Collected data

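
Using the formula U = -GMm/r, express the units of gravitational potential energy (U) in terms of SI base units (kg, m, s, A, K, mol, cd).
Units of each symbol in U = -GMm/r:
  G (gravitational constant): m³/(kg·s²)
  M (mass): kg
  m (mass): kg
  r (distance): m  → in the denominator, contributes 1/m
  The minus sign does not affect the units.

Multiplying the contributions: [m³/(kg·s²)] · [kg] · [kg] · [1/m]
Adding exponents of each base unit: kg: 1, m: 2, s: -2
SI base units of gravitational potential energy: kg·m²/s²

Answer: kg·m²/s²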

__INSTRUCTIONS FOR THE TASK__
Line by line, repeat the data exactly.

__SOLVED PROBLEM__
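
Using the formula U = -GMm/r, express the units of gravitational potential energy (U) in terms of SI base units (kg, m, s, A, K, mol, cd).
Units of each symbol in U = -GMm/r:
  G (gravitational constant): m³/(kg·s²)
  M (mass): kg
  m (mass): kg
  r (distance): m  → in the denominator, contributes 1/m
  The minus sign does not affect the units.

Multiplying the contributions: [m³/(kg·s²)] · [kg] · [kg] · [1/m]
Adding exponents of each base unit: kg: 1, m: 2, s: -2
SI base units of gravitational potential energy: kg·m²/s²

Answer: kg·m²/s²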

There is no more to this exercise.